==== Dataset excerpts
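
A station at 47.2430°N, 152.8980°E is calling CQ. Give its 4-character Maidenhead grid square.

Offset from 180°W / 90°S: lon 332.90°, lat 137.24°.
Field (20°×10°, letters A–R): 332.90/20 → 16 → Q, 137.24/10 → 13 → N; chars QN.
Square (2°×1°, digits 0–9): 12.90/2 → 6, 7.24/1 → 7; chars 67.

QN67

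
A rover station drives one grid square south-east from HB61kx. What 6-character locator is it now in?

HB61lw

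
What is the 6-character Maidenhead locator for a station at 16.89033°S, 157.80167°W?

BH13cc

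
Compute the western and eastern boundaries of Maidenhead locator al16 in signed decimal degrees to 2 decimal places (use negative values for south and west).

-178.00, -176.00

Field A=0, L=11: +0·20° lon, +11·10° lat → SW at lon -180°, lat 20°.
Square 1, 6: +1·2° lon, +6·1° lat → SW at lon -178°, lat 26°.
Cell spans 2° lon × 1° lat.
west -178.00, east -176.00.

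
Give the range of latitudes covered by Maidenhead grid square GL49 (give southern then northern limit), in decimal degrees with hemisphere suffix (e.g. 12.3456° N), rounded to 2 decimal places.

29.00° N, 30.00° N

Field G=6, L=11: +6·20° lon, +11·10° lat → SW at lon -60°, lat 20°.
Square 4, 9: +4·2° lon, +9·1° lat → SW at lon -52°, lat 29°.
Cell spans 2° lon × 1° lat.
south 29.00° N, north 30.00° N.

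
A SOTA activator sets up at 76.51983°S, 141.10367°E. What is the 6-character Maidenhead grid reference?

QB03nl

Add 180° to longitude and 90° to latitude: 321.1037, 13.4802.
Field: lon ⌊321.1037/20⌋ = 16 → Q; lat ⌊13.4802/10⌋ = 1 → B.
Square: lon ⌊1.1037/2⌋ = 0; lat ⌊3.4802/1⌋ = 3.
Subsquare: lon ⌊1.1037/0.0833333⌋ = 13 → n; lat ⌊0.4802/0.0416667⌋ = 11 → l.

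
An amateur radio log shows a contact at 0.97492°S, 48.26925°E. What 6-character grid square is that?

LI49da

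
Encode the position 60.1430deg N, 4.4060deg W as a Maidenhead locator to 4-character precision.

IP70

Add 180° to longitude and 90° to latitude: 175.59, 150.14.
Field (20°×10°, letters A–R): 175.59/20 → 8 → I, 150.14/10 → 15 → P; chars IP.
Square (2°×1°, digits 0–9): 15.59/2 → 7, 0.14/1 → 0; chars 70.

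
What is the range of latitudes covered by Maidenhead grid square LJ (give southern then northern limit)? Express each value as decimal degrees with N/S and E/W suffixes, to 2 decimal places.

Field L=11, J=9: +11·20° lon, +9·10° lat → SW at lon 40°, lat 0°.
Cell spans 20° lon × 10° lat.
south 0.00° N, north 10.00° N.

0.00° N, 10.00° N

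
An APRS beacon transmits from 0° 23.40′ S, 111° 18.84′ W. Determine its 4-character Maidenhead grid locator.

DI49

Shift to the Maidenhead origin (180°W, 90°S): lon 68.69, lat 89.61.
Field: 68.69/20 → 3 → D, 89.61/10 → 8 → I; chars DI.
Square: 8.69/2 → 4, 9.61/1 → 9; chars 49.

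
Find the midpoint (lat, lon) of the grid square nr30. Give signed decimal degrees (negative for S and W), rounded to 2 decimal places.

Field N=13, R=17: +13·20° lon, +17·10° lat → SW at lon 80°, lat 80°.
Square 3, 0: +3·2° lon, +0·1° lat → SW at lon 86°, lat 80°.
Cell spans 2° lon × 1° lat. Centre is SW corner plus half of each.
latitude 80.50, longitude 87.00.

80.50, 87.00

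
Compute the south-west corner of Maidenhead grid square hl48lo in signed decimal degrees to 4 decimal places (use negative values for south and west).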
========
• Goal of the exercise: Write the records out in full, exactly as they read above.

• Solution to the exercise:
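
A station at 47.2430°N, 152.8980°E is calling CQ. Give its 4-character Maidenhead grid square.

Offset from 180°W / 90°S: lon 332.90°, lat 137.24°.
Field (20°×10°, letters A–R): 332.90/20 → 16 → Q, 137.24/10 → 13 → N; chars QN.
Square (2°×1°, digits 0–9): 12.90/2 → 6, 7.24/1 → 7; chars 67.

QN67

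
A rover station drives one grid square south-east from HB61kx. What 6-character locator is it now in?

HB61lw

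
What is the 6-character Maidenhead locator for a station at 16.89033°S, 157.80167°W?

BH13cc

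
Compute the western and eastern boundaries of Maidenhead locator al16 in signed decimal degrees to 2 decimal places (use negative values for south and west).

-178.00, -176.00

Field A=0, L=11: +0·20° lon, +11·10° lat → SW at lon -180°, lat 20°.
Square 1, 6: +1·2° lon, +6·1° lat → SW at lon -178°, lat 26°.
Cell spans 2° lon × 1° lat.
west -178.00, east -176.00.

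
Give the range of latitudes covered by Maidenhead grid square GL49 (give southern then northern limit), in decimal degrees with hemisphere suffix (e.g. 12.3456° N), rounded to 2 decimal places.

29.00° N, 30.00° N

Field G=6, L=11: +6·20° lon, +11·10° lat → SW at lon -60°, lat 20°.
Square 4, 9: +4·2° lon, +9·1° lat → SW at lon -52°, lat 29°.
Cell spans 2° lon × 1° lat.
south 29.00° N, north 30.00° N.

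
A SOTA activator sets up at 76.51983°S, 141.10367°E. What is the 6-character Maidenhead grid reference?

QB03nl

Add 180° to longitude and 90° to latitude: 321.1037, 13.4802.
Field: lon ⌊321.1037/20⌋ = 16 → Q; lat ⌊13.4802/10⌋ = 1 → B.
Square: lon ⌊1.1037/2⌋ = 0; lat ⌊3.4802/1⌋ = 3.
Subsquare: lon ⌊1.1037/0.0833333⌋ = 13 → n; lat ⌊0.4802/0.0416667⌋ = 11 → l.

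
An amateur radio log shows a contact at 0.97492°S, 48.26925°E. What 6-character grid square is that?

LI49da

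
Encode the position 60.1430deg N, 4.4060deg W as a Maidenhead locator to 4-character precision.

IP70

Add 180° to longitude and 90° to latitude: 175.59, 150.14.
Field (20°×10°, letters A–R): 175.59/20 → 8 → I, 150.14/10 → 15 → P; chars IP.
Square (2°×1°, digits 0–9): 15.59/2 → 7, 0.14/1 → 0; chars 70.

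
What is the range of latitudes covered by Maidenhead grid square LJ (give southern then northern limit)? Express each value as decimal degrees with N/S and E/W suffixes, to 2 decimal places.

Field L=11, J=9: +11·20° lon, +9·10° lat → SW at lon 40°, lat 0°.
Cell spans 20° lon × 10° lat.
south 0.00° N, north 10.00° N.

0.00° N, 10.00° N

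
An APRS beacon transmits from 0° 23.40′ S, 111° 18.84′ W. Determine its 4-character Maidenhead grid locator.

DI49

Shift to the Maidenhead origin (180°W, 90°S): lon 68.69, lat 89.61.
Field: 68.69/20 → 3 → D, 89.61/10 → 8 → I; chars DI.
Square: 8.69/2 → 4, 9.61/1 → 9; chars 49.

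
Find the midpoint (lat, lon) of the grid square nr30. Give signed decimal degrees (negative for S and W), rounded to 2 decimal places.

Field N=13, R=17: +13·20° lon, +17·10° lat → SW at lon 80°, lat 80°.
Square 3, 0: +3·2° lon, +0·1° lat → SW at lon 86°, lat 80°.
Cell spans 2° lon × 1° lat. Centre is SW corner plus half of each.
latitude 80.50, longitude 87.00.

80.50, 87.00

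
Compute the south-west corner of Maidenhead grid square hl48lo in signed decimal degrees to 4 decimal places (use negative values for south and west).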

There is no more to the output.